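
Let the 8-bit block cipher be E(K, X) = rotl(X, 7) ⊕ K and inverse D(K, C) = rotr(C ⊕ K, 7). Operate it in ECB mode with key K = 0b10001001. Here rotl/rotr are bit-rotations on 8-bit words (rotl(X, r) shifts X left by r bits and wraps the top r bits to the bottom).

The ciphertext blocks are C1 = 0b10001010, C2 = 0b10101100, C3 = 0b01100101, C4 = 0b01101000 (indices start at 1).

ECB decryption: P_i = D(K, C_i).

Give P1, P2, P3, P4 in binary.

P1: D(K, 0b10001010) = 0b00000110.
P2: D(K, 0b10101100) = 0b01001010.
P3: D(K, 0b01100101) = 0b11011001.
P4: D(K, 0b01101000) = 0b11000011.

P1 = 0b00000110, P2 = 0b01001010, P3 = 0b11011001, P4 = 0b11000011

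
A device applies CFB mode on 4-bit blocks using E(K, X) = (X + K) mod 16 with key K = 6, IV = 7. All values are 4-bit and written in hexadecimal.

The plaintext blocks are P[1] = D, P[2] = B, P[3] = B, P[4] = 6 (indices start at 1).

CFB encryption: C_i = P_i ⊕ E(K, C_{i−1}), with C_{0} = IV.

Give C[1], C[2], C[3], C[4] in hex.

C[1] = 0, C[2] = D, C[3] = 8, C[4] = 8

C[1]: E(K, 7) = D; D ⊕ D = 0.
C[2]: E(K, 0) = 6; B ⊕ 6 = D.
C[3]: E(K, D) = 3; B ⊕ 3 = 8.
C[4]: E(K, 8) = E; 6 ⊕ E = 8.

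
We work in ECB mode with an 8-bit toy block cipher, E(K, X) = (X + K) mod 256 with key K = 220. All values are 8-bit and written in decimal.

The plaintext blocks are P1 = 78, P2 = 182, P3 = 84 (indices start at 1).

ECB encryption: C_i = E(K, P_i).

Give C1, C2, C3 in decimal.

C1: E(K, 78) = 42.
C2: E(K, 182) = 146.
C3: E(K, 84) = 48.

C1 = 42, C2 = 146, C3 = 48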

== == ==

-- EXERCISE AIM --
Taking the line that contains "ECB decryption: P_i = D(K, C_i)." as the starting point, copy every line through the end of the listing exactly, and write nothing further.

-- ANSWER FOR THIS EXERCISE --
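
ECB decryption: P_i = D(K, C_i).

Give P1, P2, P3, P4 in binary.

P1: D(K, 0b10001010) = 0b00000110.
P2: D(K, 0b10101100) = 0b01001010.
P3: D(K, 0b01100101) = 0b11011001.
P4: D(K, 0b01101000) = 0b11000011.

P1 = 0b00000110, P2 = 0b01001010, P3 = 0b11011001, P4 = 0b11000011

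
A device applies CFB mode on 4-bit blocks using E(K, X) = (X + K) mod 16 with key K = 6, IV = 7. All values are 4-bit and written in hexadecimal.

The plaintext blocks are P[1] = D, P[2] = B, P[3] = B, P[4] = 6 (indices start at 1).

CFB encryption: C_i = P_i ⊕ E(K, C_{i−1}), with C_{0} = IV.

Give C[1], C[2], C[3], C[4] in hex.

C[1] = 0, C[2] = D, C[3] = 8, C[4] = 8

C[1]: E(K, 7) = D; D ⊕ D = 0.
C[2]: E(K, 0) = 6; B ⊕ 6 = D.
C[3]: E(K, D) = 3; B ⊕ 3 = 8.
C[4]: E(K, 8) = E; 6 ⊕ E = 8.

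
We work in ECB mode with an 8-bit toy block cipher, E(K, X) = (X + K) mod 256 with key K = 220. All values are 8-bit and written in decimal.

The plaintext blocks are P1 = 78, P2 = 182, P3 = 84 (indices start at 1).

ECB encryption: C_i = E(K, P_i).

Give C1, C2, C3 in decimal.

C1: E(K, 78) = 42.
C2: E(K, 182) = 146.
C3: E(K, 84) = 48.

C1 = 42, C2 = 146, C3 = 48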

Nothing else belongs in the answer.